── RECORD SET

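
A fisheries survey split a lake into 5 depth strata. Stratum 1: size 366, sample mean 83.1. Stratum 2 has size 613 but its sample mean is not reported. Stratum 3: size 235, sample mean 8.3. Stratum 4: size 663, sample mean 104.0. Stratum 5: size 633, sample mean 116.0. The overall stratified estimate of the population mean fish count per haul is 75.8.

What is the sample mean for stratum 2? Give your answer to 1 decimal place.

25.3

N = 366 + 613 + 235 + 663 + 633 = 2510.
Overall total = μ·N = 75.8·2510 = 190258.
Subtract the known strata: 366·83.1 + 235·8.3 + 663·104.0 + 633·116.0 = 174745.1.
Remaining total for stratum 2: 190258 − 174745.1 = 15512.9.
Divide by its size: 15512.9 / 613 = 25.307... → 25.3.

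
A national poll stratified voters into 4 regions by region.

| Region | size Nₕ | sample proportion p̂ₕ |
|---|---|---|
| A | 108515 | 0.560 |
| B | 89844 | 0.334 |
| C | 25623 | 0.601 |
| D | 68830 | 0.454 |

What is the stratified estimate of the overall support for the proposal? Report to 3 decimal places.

N = 108515 + 89844 + 25623 + 68830 = 292812.
Overall proportion = Σ (Nₕ/N)·p̂ₕ.
Σ Nₕp̂ₕ = 60768.4 + 30007.896 + 15399.423 + 31248.82 = 137424.539.
137424.539 / 292812 = 0.46933... → 0.469.

0.469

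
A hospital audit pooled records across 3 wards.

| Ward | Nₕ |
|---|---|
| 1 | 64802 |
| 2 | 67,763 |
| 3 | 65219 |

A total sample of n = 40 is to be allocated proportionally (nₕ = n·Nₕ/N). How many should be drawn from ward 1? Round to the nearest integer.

13

Share of ward 1 = 64802/197784 = 0.32764.
Allocate 40 × 0.32764 = 13.106... → 13.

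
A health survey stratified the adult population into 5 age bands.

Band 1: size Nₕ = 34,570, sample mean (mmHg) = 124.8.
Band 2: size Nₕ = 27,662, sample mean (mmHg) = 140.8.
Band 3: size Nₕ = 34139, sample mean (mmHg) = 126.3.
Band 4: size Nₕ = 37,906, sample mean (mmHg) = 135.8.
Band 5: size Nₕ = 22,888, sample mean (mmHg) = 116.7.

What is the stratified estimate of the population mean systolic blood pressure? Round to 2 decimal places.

129.42

N = 34570 + 27662 + 34139 + 37906 + 22888 = 157165.
Weight each subgroup mean by Nₕ/N and sum.
Σ Nₕx̄ₕ = 34570·124.8 + 27662·140.8 + 34139·126.3 + 37906·135.8 + 22888·116.7 = 4314336 + 3894809.6 + 4311755.7 + 5147634.8 + 2671029.6 = 20339565.7.
Divide by N: 20339565.7 / 157165 = 129.4154... → 129.42.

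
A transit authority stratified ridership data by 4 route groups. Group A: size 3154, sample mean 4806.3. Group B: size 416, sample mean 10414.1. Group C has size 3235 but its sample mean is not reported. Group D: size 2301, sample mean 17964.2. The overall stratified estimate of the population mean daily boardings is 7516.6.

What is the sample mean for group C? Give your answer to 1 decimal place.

2355.2

Σ Nₕx̄ₕ = N·μ, so 3235·x̄_C = 9106·7516.6 − (3154·4806.3 + 416·10414.1 + 2301·17964.2).
= 68446159.6 − 60826960 = 7619199.6.
x̄_C = 7619199.6 / 3235 = 2355.239... → 2355.2.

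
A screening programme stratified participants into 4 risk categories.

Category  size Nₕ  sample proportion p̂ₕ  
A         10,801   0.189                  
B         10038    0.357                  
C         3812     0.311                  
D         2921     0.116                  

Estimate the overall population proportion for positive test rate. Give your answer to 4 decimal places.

0.2593

N = 10801 + 10038 + 3812 + 2921 = 27572.
Overall proportion = Σ (Nₕ/N)·p̂ₕ.
Σ Nₕp̂ₕ = 2041.389 + 3583.566 + 1185.532 + 338.836 = 7149.323.
7149.323 / 27572 = 0.259296... → 0.2593.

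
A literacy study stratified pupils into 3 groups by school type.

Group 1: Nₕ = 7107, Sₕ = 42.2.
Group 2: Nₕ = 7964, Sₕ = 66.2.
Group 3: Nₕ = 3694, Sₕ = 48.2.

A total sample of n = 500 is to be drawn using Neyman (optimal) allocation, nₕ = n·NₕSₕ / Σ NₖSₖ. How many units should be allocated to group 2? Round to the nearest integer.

262

1: NₕSₕ = 7107·42.2 = 299915.4
2: NₕSₕ = 7964·66.2 = 527216.8
3: NₕSₕ = 3694·48.2 = 178050.8
Σ NₕSₕ = 1005183.
n_2 = 500·527216.8/1005183 = 262.249... → 262.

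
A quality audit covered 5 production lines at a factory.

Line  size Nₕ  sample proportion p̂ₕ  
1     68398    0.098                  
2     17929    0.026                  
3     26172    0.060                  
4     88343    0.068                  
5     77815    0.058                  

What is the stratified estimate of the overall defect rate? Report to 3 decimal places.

0.069

N = 68398 + 17929 + 26172 + 88343 + 77815 = 278657.
Overall proportion = Σ (Nₕ/N)·p̂ₕ.
Σ Nₕp̂ₕ = 6703.004 + 466.154 + 1570.32 + 6007.324 + 4513.27 = 19260.072.
19260.072 / 278657 = 0.06912... → 0.069.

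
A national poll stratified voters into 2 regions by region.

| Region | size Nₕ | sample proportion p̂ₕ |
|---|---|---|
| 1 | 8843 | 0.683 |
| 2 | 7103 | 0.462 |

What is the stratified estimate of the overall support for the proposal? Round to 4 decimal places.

Wₕ = Nₕ/N with N = 15946: 0.5546, 0.4454.
p̂_st = 0.5546·0.683 + 0.4454·0.462 ≈ 0.584558... → 0.5846.

0.5846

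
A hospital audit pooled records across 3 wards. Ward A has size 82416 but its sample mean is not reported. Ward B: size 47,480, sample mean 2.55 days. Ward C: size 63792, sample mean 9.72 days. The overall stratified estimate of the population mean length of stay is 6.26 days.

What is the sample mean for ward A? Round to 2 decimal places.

Σ Nₕx̄ₕ = N·μ, so 82416·x̄_A = 193688·6.26 − (47480·2.55 + 63792·9.72).
= 1212486.88 − 741132.24 = 471354.64.
x̄_A = 471354.64 / 82416 = 5.7192... → 5.72.

5.72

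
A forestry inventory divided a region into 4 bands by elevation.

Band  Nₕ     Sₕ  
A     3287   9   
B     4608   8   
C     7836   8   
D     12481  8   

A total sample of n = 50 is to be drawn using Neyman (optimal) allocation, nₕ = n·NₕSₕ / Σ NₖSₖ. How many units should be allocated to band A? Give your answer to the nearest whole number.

Σ NₕSₕ = 3287·9 + 4608·8 + 7836·8 + 12481·8 = 228983.
Share for A: 29583/228983 = 0.12919.
n_A = 50 × 0.12919 = 6.460... → 6.

6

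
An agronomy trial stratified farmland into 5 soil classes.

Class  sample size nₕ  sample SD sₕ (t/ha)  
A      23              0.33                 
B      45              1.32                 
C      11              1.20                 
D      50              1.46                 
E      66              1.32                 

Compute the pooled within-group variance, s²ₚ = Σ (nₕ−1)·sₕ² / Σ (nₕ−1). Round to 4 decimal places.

Degrees of freedom: 22 + 44 + 10 + 49 + 65 = 190.
Σ(nₕ−1)sₕ² = 22·0.1089 + 44·1.7424 + 10·1.44 + 49·2.1316 + 65·1.7424 = 311.1658.
s²ₚ = 311.1658 / 190 = 1.637715... → 1.6377.

1.6377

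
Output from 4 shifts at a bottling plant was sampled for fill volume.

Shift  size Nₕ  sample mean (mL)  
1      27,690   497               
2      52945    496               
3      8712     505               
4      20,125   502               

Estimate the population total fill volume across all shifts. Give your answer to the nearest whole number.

Population total = Σ Nₕ·x̄ₕ (each stratum's size times its mean).
27690·497 + 52945·496 + 8712·505 + 20125·502 = 13761930 + 26260720 + 4399560 + 10102750 = 54524960.

54524960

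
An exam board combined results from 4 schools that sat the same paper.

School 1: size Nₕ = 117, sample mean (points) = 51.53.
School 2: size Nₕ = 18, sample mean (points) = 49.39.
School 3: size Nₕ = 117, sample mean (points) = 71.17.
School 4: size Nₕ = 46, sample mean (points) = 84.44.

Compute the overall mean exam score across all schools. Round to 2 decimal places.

64.19

N = 117 + 18 + 117 + 46 = 298.
The stratified mean weights each stratum mean by its population share Nₕ/N.
Σ Nₕx̄ₕ = 117·51.53 + 18·49.39 + 117·71.17 + 46·84.44 = 6029.01 + 889.02 + 8326.89 + 3884.24 = 19129.16.
Divide by N: 19129.16 / 298 = 64.1918... → 64.19.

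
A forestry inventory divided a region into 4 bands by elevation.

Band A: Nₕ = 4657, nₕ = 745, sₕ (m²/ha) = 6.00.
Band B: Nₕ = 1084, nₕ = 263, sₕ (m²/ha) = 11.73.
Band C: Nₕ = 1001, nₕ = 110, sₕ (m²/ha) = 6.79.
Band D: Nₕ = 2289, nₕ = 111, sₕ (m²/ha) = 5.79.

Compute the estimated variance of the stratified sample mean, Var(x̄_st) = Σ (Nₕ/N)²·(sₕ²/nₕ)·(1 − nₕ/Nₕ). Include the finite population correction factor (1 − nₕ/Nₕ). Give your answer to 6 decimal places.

0.039548

N = 9031; Wₕ = Nₕ/N.
band A: (4657/9031)²·6.00²/745·(1 − 745/4657) = 0.010793931
band B: (1084/9031)²·11.73²/263·(1 − 263/1084) = 0.005708750
band C: (1001/9031)²·6.79²/110·(1 − 110/1001) = 0.004583392
band D: (2289/9031)²·5.79²/111·(1 − 111/2289) = 0.018461464
Sum = 0.039547536 → 0.039548.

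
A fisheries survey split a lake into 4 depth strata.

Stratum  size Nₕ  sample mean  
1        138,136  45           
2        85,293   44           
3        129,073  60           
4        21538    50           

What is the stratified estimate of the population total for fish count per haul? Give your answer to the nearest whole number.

18790292

Estimate total by summing Nₕ·x̄ₕ over strata.
138136·45 + 85293·44 + 129073·60 + 21538·50 = 6216120 + 3752892 + 7744380 + 1076900 = 18790292.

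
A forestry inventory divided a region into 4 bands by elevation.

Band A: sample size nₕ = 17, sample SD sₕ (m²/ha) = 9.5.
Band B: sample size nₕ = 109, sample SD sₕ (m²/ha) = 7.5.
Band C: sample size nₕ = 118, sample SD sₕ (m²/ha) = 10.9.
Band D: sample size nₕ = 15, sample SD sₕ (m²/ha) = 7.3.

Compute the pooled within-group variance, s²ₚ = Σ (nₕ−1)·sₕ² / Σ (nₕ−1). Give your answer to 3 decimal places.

86.925

A: (17−1)·9.5² = 16·90.25 = 1444
B: (109−1)·7.5² = 108·56.25 = 6075
C: (118−1)·10.9² = 117·118.81 = 13900.77
D: (15−1)·7.3² = 14·53.29 = 746.06
Numerator = 22165.83; denominator = Σ(nₕ−1) = 255.
s²ₚ = 22165.83/255 = 86.92482... → 86.925.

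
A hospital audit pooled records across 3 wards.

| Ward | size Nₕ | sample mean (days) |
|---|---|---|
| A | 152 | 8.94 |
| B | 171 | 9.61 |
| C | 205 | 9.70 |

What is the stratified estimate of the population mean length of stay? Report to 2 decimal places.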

────

When you reach the line holding "School 2: size" in the records above, begin reproducing exactly, stop after the line holding "School 4: size", and output nothing else.

__COMPLETED EXERCISE__:
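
School 2: size Nₕ = 18, sample mean (points) = 49.39.
School 3: size Nₕ = 117, sample mean (points) = 71.17.
School 4: size Nₕ = 46, sample mean (points) = 84.44.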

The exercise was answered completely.